Problem details: Your task is to reproduce the entries below word for word.

Information provided:
Segment Open

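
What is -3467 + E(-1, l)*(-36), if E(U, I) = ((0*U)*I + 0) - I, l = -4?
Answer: -3611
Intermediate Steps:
E(U, I) = -I (E(U, I) = (0*I + 0) - I = (0 + 0) - I = 0 - I = -I)
-3467 + E(-1, l)*(-36) = -3467 - 1*(-4)*(-36) = -3467 + 4*(-36) = -3467 - 144 = -3611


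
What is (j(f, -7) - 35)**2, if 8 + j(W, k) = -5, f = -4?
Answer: 2304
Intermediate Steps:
j(W, k) = -13 (j(W, k) = -8 - 5 = -13)
(j(f, -7) - 35)**2 = (-13 - 35)**2 = (-48)**2 = 2304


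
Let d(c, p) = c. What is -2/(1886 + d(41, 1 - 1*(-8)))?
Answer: -2/1927 ≈ -0.0010379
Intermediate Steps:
-2/(1886 + d(41, 1 - 1*(-8))) = -2/(1886 + 41) = -2/1927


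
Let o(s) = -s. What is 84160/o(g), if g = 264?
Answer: -10520/33 ≈ -318.79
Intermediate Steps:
84160/o(g) = 84160/((-1*264)) = 84160/(-264) = 84160*(-1/264) = -10520/33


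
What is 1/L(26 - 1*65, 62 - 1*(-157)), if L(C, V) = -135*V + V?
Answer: -1/29346 ≈ -3.4076e-5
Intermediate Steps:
L(C, V) = -134*V
1/L(26 - 1*65, 62 - 1*(-157)) = 1/(-134*(62 - 1*(-157))) = 1/(-134*(62 + 157)) = 1/(-134*219) = 1/(-29346) = -1/29346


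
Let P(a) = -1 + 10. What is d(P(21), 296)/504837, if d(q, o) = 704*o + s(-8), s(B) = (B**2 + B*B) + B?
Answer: 208504/504837 ≈ 0.41301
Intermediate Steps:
P(a) = 9
s(B) = B + 2*B**2 (s(B) = (B**2 + B**2) + B = 2*B**2 + B = B + 2*B**2)
d(q, o) = 120 + 704*o (d(q, o) = 704*o - 8*(1 + 2*(-8)) = 704*o - 8*(1 - 16) = 704*o - 8*(-15) = 704*o + 120 = 120 + 704*o)
d(P(21), 296)/504837 = (120 + 704*296)/504837 = (120 + 208384)*(1/504837) = 208504*(1/504837) = 208504/504837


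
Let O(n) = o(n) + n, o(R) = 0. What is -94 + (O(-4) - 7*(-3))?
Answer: -77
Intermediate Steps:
O(n) = n (O(n) = 0 + n = n)
-94 + (O(-4) - 7*(-3)) = -94 + (-4 - 7*(-3)) = -94 + (-4 + 21) = -94 + 17 = -77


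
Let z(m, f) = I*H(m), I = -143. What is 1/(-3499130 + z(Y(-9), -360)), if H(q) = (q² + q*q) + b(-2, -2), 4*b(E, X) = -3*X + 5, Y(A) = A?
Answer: -4/14090757 ≈ -2.8387e-7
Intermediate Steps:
b(E, X) = 5/4 - 3*X/4 (b(E, X) = (-3*X + 5)/4 = (5 - 3*X)/4 = 5/4 - 3*X/4)
H(q) = 11/4 + 2*q² (H(q) = (q² + q*q) + (5/4 - ¾*(-2)) = (q² + q²) + (5/4 + 3/2) = 2*q² + 11/4 = 11/4 + 2*q²)
z(m, f) = -1573/4 - 286*m² (z(m, f) = -143*(11/4 + 2*m²) = -1573/4 - 286*m²)
1/(-3499130 + z(Y(-9), -360)) = 1/(-3499130 + (-1573/4 - 286*(-9)²)) = 1/(-3499130 + (-1573/4 - 286*81)) = 1/(-3499130 + (-1573/4 - 23166)) = 1/(-3499130 - 94237/4) = 1/(-14090757/4) = -4/14090757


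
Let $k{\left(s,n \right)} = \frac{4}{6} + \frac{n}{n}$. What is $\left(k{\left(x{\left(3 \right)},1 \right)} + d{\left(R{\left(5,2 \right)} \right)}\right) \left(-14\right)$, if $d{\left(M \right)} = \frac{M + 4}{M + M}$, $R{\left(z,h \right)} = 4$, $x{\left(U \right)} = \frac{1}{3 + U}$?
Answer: $- \frac{112}{3} \approx -37.333$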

Segment Closed

Answer box:
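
What is -3467 + E(-1, l)*(-36), if E(U, I) = ((0*U)*I + 0) - I, l = -4?
Answer: -3611
Intermediate Steps:
E(U, I) = -I (E(U, I) = (0*I + 0) - I = (0 + 0) - I = 0 - I = -I)
-3467 + E(-1, l)*(-36) = -3467 - 1*(-4)*(-36) = -3467 + 4*(-36) = -3467 - 144 = -3611


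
What is (j(f, -7) - 35)**2, if 8 + j(W, k) = -5, f = -4?
Answer: 2304
Intermediate Steps:
j(W, k) = -13 (j(W, k) = -8 - 5 = -13)
(j(f, -7) - 35)**2 = (-13 - 35)**2 = (-48)**2 = 2304


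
Let d(c, p) = c. What is -2/(1886 + d(41, 1 - 1*(-8)))?
Answer: -2/1927 ≈ -0.0010379
Intermediate Steps:
-2/(1886 + d(41, 1 - 1*(-8))) = -2/(1886 + 41) = -2/1927


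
Let o(s) = -s. What is 84160/o(g), if g = 264?
Answer: -10520/33 ≈ -318.79
Intermediate Steps:
84160/o(g) = 84160/((-1*264)) = 84160/(-264) = 84160*(-1/264) = -10520/33


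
What is 1/L(26 - 1*65, 62 - 1*(-157)), if L(C, V) = -135*V + V?
Answer: -1/29346 ≈ -3.4076e-5
Intermediate Steps:
L(C, V) = -134*V
1/L(26 - 1*65, 62 - 1*(-157)) = 1/(-134*(62 - 1*(-157))) = 1/(-134*(62 + 157)) = 1/(-134*219) = 1/(-29346) = -1/29346


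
Let P(a) = -1 + 10. What is d(P(21), 296)/504837, if d(q, o) = 704*o + s(-8), s(B) = (B**2 + B*B) + B?
Answer: 208504/504837 ≈ 0.41301
Intermediate Steps:
P(a) = 9
s(B) = B + 2*B**2 (s(B) = (B**2 + B**2) + B = 2*B**2 + B = B + 2*B**2)
d(q, o) = 120 + 704*o (d(q, o) = 704*o - 8*(1 + 2*(-8)) = 704*o - 8*(1 - 16) = 704*o - 8*(-15) = 704*o + 120 = 120 + 704*o)
d(P(21), 296)/504837 = (120 + 704*296)/504837 = (120 + 208384)*(1/504837) = 208504*(1/504837) = 208504/504837


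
Let O(n) = o(n) + n, o(R) = 0. What is -94 + (O(-4) - 7*(-3))?
Answer: -77
Intermediate Steps:
O(n) = n (O(n) = 0 + n = n)
-94 + (O(-4) - 7*(-3)) = -94 + (-4 - 7*(-3)) = -94 + (-4 + 21) = -94 + 17 = -77


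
Let z(m, f) = I*H(m), I = -143. What is 1/(-3499130 + z(Y(-9), -360)), if H(q) = (q² + q*q) + b(-2, -2), 4*b(E, X) = -3*X + 5, Y(A) = A?
Answer: -4/14090757 ≈ -2.8387e-7
Intermediate Steps:
b(E, X) = 5/4 - 3*X/4 (b(E, X) = (-3*X + 5)/4 = (5 - 3*X)/4 = 5/4 - 3*X/4)
H(q) = 11/4 + 2*q² (H(q) = (q² + q*q) + (5/4 - ¾*(-2)) = (q² + q²) + (5/4 + 3/2) = 2*q² + 11/4 = 11/4 + 2*q²)
z(m, f) = -1573/4 - 286*m² (z(m, f) = -143*(11/4 + 2*m²) = -1573/4 - 286*m²)
1/(-3499130 + z(Y(-9), -360)) = 1/(-3499130 + (-1573/4 - 286*(-9)²)) = 1/(-3499130 + (-1573/4 - 286*81)) = 1/(-3499130 + (-1573/4 - 23166)) = 1/(-3499130 - 94237/4) = 1/(-14090757/4) = -4/14090757


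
Let $k{\left(s,n \right)} = \frac{4}{6} + \frac{n}{n}$. What is $\left(k{\left(x{\left(3 \right)},1 \right)} + d{\left(R{\left(5,2 \right)} \right)}\right) \left(-14\right)$, if $d{\left(M \right)} = \frac{M + 4}{M + M}$, $R{\left(z,h \right)} = 4$, $x{\left(U \right)} = \frac{1}{3 + U}$?
Answer: $- \frac{112}{3} \approx -37.333$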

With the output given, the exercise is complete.